Work task ▸ Go to the line containing "Two players play" in the listing below. Output that line and each later one exactly.

Material for the task ▸

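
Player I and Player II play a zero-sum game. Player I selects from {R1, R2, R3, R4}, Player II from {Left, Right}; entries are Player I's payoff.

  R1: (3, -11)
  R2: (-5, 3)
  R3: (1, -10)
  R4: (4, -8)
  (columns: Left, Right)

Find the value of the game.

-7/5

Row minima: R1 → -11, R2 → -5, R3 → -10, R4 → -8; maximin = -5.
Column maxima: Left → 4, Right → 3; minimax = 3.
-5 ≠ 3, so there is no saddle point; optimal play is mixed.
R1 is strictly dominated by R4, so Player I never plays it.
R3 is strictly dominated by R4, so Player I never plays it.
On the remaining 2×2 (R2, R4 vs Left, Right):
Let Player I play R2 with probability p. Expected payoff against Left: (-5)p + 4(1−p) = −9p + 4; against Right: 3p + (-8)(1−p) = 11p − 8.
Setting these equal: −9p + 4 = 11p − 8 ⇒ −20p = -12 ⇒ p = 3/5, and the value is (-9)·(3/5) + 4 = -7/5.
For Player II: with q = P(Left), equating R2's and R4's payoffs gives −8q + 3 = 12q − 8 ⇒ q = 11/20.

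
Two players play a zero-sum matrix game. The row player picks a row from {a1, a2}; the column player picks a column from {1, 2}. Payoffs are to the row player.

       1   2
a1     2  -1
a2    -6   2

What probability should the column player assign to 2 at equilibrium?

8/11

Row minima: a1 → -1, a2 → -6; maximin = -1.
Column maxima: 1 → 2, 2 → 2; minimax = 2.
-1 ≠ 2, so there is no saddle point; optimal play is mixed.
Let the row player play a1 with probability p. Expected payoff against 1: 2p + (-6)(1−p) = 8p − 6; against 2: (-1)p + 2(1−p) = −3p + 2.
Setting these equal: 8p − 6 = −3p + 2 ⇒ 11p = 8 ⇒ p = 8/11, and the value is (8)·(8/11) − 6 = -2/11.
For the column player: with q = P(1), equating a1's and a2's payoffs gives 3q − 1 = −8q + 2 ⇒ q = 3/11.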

Finished task ▸
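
Two players play a zero-sum matrix game. The row player picks a row from {a1, a2}; the column player picks a column from {1, 2}. Payoffs are to the row player.

       1   2
a1     2  -1
a2    -6   2

What probability should the column player assign to 2 at equilibrium?

8/11

Row minima: a1 → -1, a2 → -6; maximin = -1.
Column maxima: 1 → 2, 2 → 2; minimax = 2.
-1 ≠ 2, so there is no saddle point; optimal play is mixed.
Let the row player play a1 with probability p. Expected payoff against 1: 2p + (-6)(1−p) = 8p − 6; against 2: (-1)p + 2(1−p) = −3p + 2.
Setting these equal: 8p − 6 = −3p + 2 ⇒ 11p = 8 ⇒ p = 8/11, and the value is (8)·(8/11) − 6 = -2/11.
For the column player: with q = P(1), equating a1's and a2's payoffs gives 3q − 1 = −8q + 2 ⇒ q = 3/11.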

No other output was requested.